TASK MATERIAL:

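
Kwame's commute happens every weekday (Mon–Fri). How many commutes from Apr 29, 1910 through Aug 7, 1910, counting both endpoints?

71 weekdays

Apr 29, 1910 is a Friday.
That's 101 days from start to end, counting both.
101 = 7 × 14 + 3, so there are 14 full weeks plus 3 extra days.
Each full week contributes 5 weekdays (Mon–Fri): 14 × 5 = 70.
The 3 extra days are Friday, Saturday, Sunday — 1 of them qualifies.
Total: 70 + 1 = 71.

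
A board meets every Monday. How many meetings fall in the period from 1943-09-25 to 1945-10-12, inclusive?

1943-09-25 is a Saturday.
That's 749 days from start to end, counting both.
749 = 7 × 107, so the span is exactly 107 full weeks.
Each full week contributes one Monday: 107 so far.
Total: 107.

107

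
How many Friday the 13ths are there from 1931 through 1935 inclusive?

Friday-the-13ths by year:
1931: Feb, Mar, Nov
1932: May
1933: Jan, Oct
1934: Apr, Jul
1935: Sep, Dec

10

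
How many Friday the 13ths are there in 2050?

The 13th falls on a Friday when the month's 13th has weekday Fri.
Jan 13 is Thu; Feb 13 is Sun; Mar 13 is Sun; Apr 13 is Wed; May 13 is Fri ✓; Jun 13 is Mon; Jul 13 is Wed; Aug 13 is Sat; Sep 13 is Tue; Oct 13 is Thu; Nov 13 is Sun; Dec 13 is Tue.
Friday the 13ths: May.

1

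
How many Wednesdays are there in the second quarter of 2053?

April 1, 2053 is a Tuesday.
From April 1, 2053 to June 30, 2053 is 91 days inclusive.
91 = 7 × 13, so the span is exactly 13 full weeks.
Each full week contributes one Wednesday: 13 so far.

13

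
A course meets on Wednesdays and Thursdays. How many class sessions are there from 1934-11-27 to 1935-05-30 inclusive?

54

1934-11-27 is a Tuesday.
From 1934-11-27 to 1935-05-30 is 185 days inclusive.
185 = 7 × 26 + 3, so there are 26 full weeks plus 3 extra days.
Each full week contributes 2 days from the set (Wed, Thu): 26 × 2 = 52.
The 3 extra days are Tue, Wed, Thu — 2 of them qualify.
Total: 52 + 2 = 54.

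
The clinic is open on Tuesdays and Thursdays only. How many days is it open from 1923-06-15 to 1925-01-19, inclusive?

166

1923-06-15 is a Friday.
The range spans 585 days (inclusive of both endpoints).
585 = 7 × 83 + 4, so there are 83 full weeks plus 4 extra days.
Each full week contributes 2 days from the set (Tue, Thu): 83 × 2 = 166.
The 4 extra days are Fri, Sat, Sun, Mon — none qualify.
Total: 166 + 0 = 166.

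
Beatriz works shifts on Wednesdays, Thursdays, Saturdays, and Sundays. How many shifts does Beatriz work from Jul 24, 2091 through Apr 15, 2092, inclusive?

152

Jul 24, 2091 is a Tuesday.
From Jul 24, 2091 to Apr 15, 2092 is 267 days inclusive.
267 = 7 × 38 + 1, so there are 38 full weeks plus 1 extra day.
Each full week contributes 4 days from the set (Wed, Thu, Sat, Sun): 38 × 4 = 152.
The 1 extra day is Tue — none qualify.
Total: 152 + 0 = 152.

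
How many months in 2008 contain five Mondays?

4

A month has five Mondays exactly when Monday falls within its first (length − 28) days.
Jan: 31 days, starts Tue → 5 of Tue, Wed, Thu
Feb: 29 days, starts Fri → 5 of Fri
Mar: 31 days, starts Sat → 5 of Sat, Sun, Mon ✓
Apr: 30 days, starts Tue → 5 of Tue, Wed
May: 31 days, starts Thu → 5 of Thu, Fri, Sat
Jun: 30 days, starts Sun → 5 of Sun, Mon ✓
Jul: 31 days, starts Tue → 5 of Tue, Wed, Thu
Aug: 31 days, starts Fri → 5 of Fri, Sat, Sun
Sep: 30 days, starts Mon → 5 of Mon, Tue ✓
Oct: 31 days, starts Wed → 5 of Wed, Thu, Fri
Nov: 30 days, starts Sat → 5 of Sat, Sun
Dec: 31 days, starts Mon → 5 of Mon, Tue, Wed ✓
Months with five Mondays: Mar, Jun, Sep, Dec.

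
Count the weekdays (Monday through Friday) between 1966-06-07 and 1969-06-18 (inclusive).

1966-06-07 is a Tuesday.
That's 1108 days from start to end, counting both.
1108 = 7 × 158 + 2, so there are 158 full weeks plus 2 extra days.
Each full week contributes 5 weekdays (Mon–Fri): 158 × 5 = 790.
The 2 extra days are Tuesday, Wednesday — 2 of them qualify.
Total: 790 + 2 = 792.

792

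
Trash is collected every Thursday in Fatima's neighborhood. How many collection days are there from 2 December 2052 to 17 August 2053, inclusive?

37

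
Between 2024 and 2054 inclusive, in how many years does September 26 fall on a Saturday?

Day of week of September 26 in each year:
2024: Thu, 2025: Fri, 2026: Sat ✓, 2027: Sun, 2028: Tue, 2029: Wed, 2030: Thu, 2031: Fri, 2032: Sun, 2033: Mon, 2034: Tue, 2035: Wed, 2036: Fri, 2037: Sat ✓, 2038: Sun, 2039: Mon, 2040: Wed, 2041: Thu, 2042: Fri, 2043: Sat ✓, 2044: Mon, 2045: Tue, 2046: Wed, 2047: Thu, 2048: Sat ✓, 2049: Sun, 2050: Mon, 2051: Tue, 2052: Thu, 2053: Fri, 2054: Sat ✓
Saturdays: 2026, 2037, 2043, 2048, 2054.

5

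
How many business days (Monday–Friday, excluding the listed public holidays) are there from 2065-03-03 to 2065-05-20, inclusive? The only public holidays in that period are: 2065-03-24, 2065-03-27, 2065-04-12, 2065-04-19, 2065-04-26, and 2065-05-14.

54

2065-03-03 is a Tuesday.
From 2065-03-03 to 2065-05-20 is 79 days inclusive.
79 = 7 × 11 + 2, so there are 11 full weeks plus 2 extra days.
Each full week contributes 5 weekdays (Mon–Fri): 11 × 5 = 55.
The 2 extra days are Tue, Wed — 2 of them qualify.
Total: 55 + 2 = 57.
Holidays: 2065-03-24 (Tue); 2065-03-27 (Fri); 2065-04-12 (Sun); 2065-04-19 (Sun); 2065-04-26 (Sun); 2065-05-14 (Thu).
3 of the 6 holidays fall on weekdays; the rest are weekends and were already excluded.
Business days: 57 − 3 = 54.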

REQUIRED WORK:
Each line of the data has to be written out exactly as it appears.

EXERCISE SOLUTION:
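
Kwame's commute happens every weekday (Mon–Fri). How many commutes from Apr 29, 1910 through Aug 7, 1910, counting both endpoints?

71 weekdays

Apr 29, 1910 is a Friday.
That's 101 days from start to end, counting both.
101 = 7 × 14 + 3, so there are 14 full weeks plus 3 extra days.
Each full week contributes 5 weekdays (Mon–Fri): 14 × 5 = 70.
The 3 extra days are Friday, Saturday, Sunday — 1 of them qualifies.
Total: 70 + 1 = 71.

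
A board meets every Monday. How many meetings fall in the period from 1943-09-25 to 1945-10-12, inclusive?

1943-09-25 is a Saturday.
That's 749 days from start to end, counting both.
749 = 7 × 107, so the span is exactly 107 full weeks.
Each full week contributes one Monday: 107 so far.
Total: 107.

107

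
How many Friday the 13ths are there from 1931 through 1935 inclusive?

Friday-the-13ths by year:
1931: Feb, Mar, Nov
1932: May
1933: Jan, Oct
1934: Apr, Jul
1935: Sep, Dec

10

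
How many Friday the 13ths are there in 2050?

The 13th falls on a Friday when the month's 13th has weekday Fri.
Jan 13 is Thu; Feb 13 is Sun; Mar 13 is Sun; Apr 13 is Wed; May 13 is Fri ✓; Jun 13 is Mon; Jul 13 is Wed; Aug 13 is Sat; Sep 13 is Tue; Oct 13 is Thu; Nov 13 is Sun; Dec 13 is Tue.
Friday the 13ths: May.

1

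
How many Wednesdays are there in the second quarter of 2053?

April 1, 2053 is a Tuesday.
From April 1, 2053 to June 30, 2053 is 91 days inclusive.
91 = 7 × 13, so the span is exactly 13 full weeks.
Each full week contributes one Wednesday: 13 so far.

13

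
A course meets on Wednesdays and Thursdays. How many class sessions are there from 1934-11-27 to 1935-05-30 inclusive?

54

1934-11-27 is a Tuesday.
From 1934-11-27 to 1935-05-30 is 185 days inclusive.
185 = 7 × 26 + 3, so there are 26 full weeks plus 3 extra days.
Each full week contributes 2 days from the set (Wed, Thu): 26 × 2 = 52.
The 3 extra days are Tue, Wed, Thu — 2 of them qualify.
Total: 52 + 2 = 54.

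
The clinic is open on Tuesdays and Thursdays only. How many days is it open from 1923-06-15 to 1925-01-19, inclusive?

166

1923-06-15 is a Friday.
The range spans 585 days (inclusive of both endpoints).
585 = 7 × 83 + 4, so there are 83 full weeks plus 4 extra days.
Each full week contributes 2 days from the set (Tue, Thu): 83 × 2 = 166.
The 4 extra days are Fri, Sat, Sun, Mon — none qualify.
Total: 166 + 0 = 166.

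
Beatriz works shifts on Wednesdays, Thursdays, Saturdays, and Sundays. How many shifts does Beatriz work from Jul 24, 2091 through Apr 15, 2092, inclusive?

152

Jul 24, 2091 is a Tuesday.
From Jul 24, 2091 to Apr 15, 2092 is 267 days inclusive.
267 = 7 × 38 + 1, so there are 38 full weeks plus 1 extra day.
Each full week contributes 4 days from the set (Wed, Thu, Sat, Sun): 38 × 4 = 152.
The 1 extra day is Tue — none qualify.
Total: 152 + 0 = 152.

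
How many months in 2008 contain five Mondays?

4

A month has five Mondays exactly when Monday falls within its first (length − 28) days.
Jan: 31 days, starts Tue → 5 of Tue, Wed, Thu
Feb: 29 days, starts Fri → 5 of Fri
Mar: 31 days, starts Sat → 5 of Sat, Sun, Mon ✓
Apr: 30 days, starts Tue → 5 of Tue, Wed
May: 31 days, starts Thu → 5 of Thu, Fri, Sat
Jun: 30 days, starts Sun → 5 of Sun, Mon ✓
Jul: 31 days, starts Tue → 5 of Tue, Wed, Thu
Aug: 31 days, starts Fri → 5 of Fri, Sat, Sun
Sep: 30 days, starts Mon → 5 of Mon, Tue ✓
Oct: 31 days, starts Wed → 5 of Wed, Thu, Fri
Nov: 30 days, starts Sat → 5 of Sat, Sun
Dec: 31 days, starts Mon → 5 of Mon, Tue, Wed ✓
Months with five Mondays: Mar, Jun, Sep, Dec.

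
Count the weekdays (Monday through Friday) between 1966-06-07 and 1969-06-18 (inclusive).

1966-06-07 is a Tuesday.
That's 1108 days from start to end, counting both.
1108 = 7 × 158 + 2, so there are 158 full weeks plus 2 extra days.
Each full week contributes 5 weekdays (Mon–Fri): 158 × 5 = 790.
The 2 extra days are Tuesday, Wednesday — 2 of them qualify.
Total: 790 + 2 = 792.

792

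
Trash is collected every Thursday in Fatima's neighborhood. How many collection days are there from 2 December 2052 to 17 August 2053, inclusive?

37

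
Between 2024 and 2054 inclusive, in how many years does September 26 fall on a Saturday?

Day of week of September 26 in each year:
2024: Thu, 2025: Fri, 2026: Sat ✓, 2027: Sun, 2028: Tue, 2029: Wed, 2030: Thu, 2031: Fri, 2032: Sun, 2033: Mon, 2034: Tue, 2035: Wed, 2036: Fri, 2037: Sat ✓, 2038: Sun, 2039: Mon, 2040: Wed, 2041: Thu, 2042: Fri, 2043: Sat ✓, 2044: Mon, 2045: Tue, 2046: Wed, 2047: Thu, 2048: Sat ✓, 2049: Sun, 2050: Mon, 2051: Tue, 2052: Thu, 2053: Fri, 2054: Sat ✓
Saturdays: 2026, 2037, 2043, 2048, 2054.

5

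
How many business days (Monday–Friday, excluding the listed public holidays) are there from 2065-03-03 to 2065-05-20, inclusive? The only public holidays in that period are: 2065-03-24, 2065-03-27, 2065-04-12, 2065-04-19, 2065-04-26, and 2065-05-14.

54

2065-03-03 is a Tuesday.
From 2065-03-03 to 2065-05-20 is 79 days inclusive.
79 = 7 × 11 + 2, so there are 11 full weeks plus 2 extra days.
Each full week contributes 5 weekdays (Mon–Fri): 11 × 5 = 55.
The 2 extra days are Tue, Wed — 2 of them qualify.
Total: 55 + 2 = 57.
Holidays: 2065-03-24 (Tue); 2065-03-27 (Fri); 2065-04-12 (Sun); 2065-04-19 (Sun); 2065-04-26 (Sun); 2065-05-14 (Thu).
3 of the 6 holidays fall on weekdays; the rest are weekends and were already excluded.
Business days: 57 − 3 = 54.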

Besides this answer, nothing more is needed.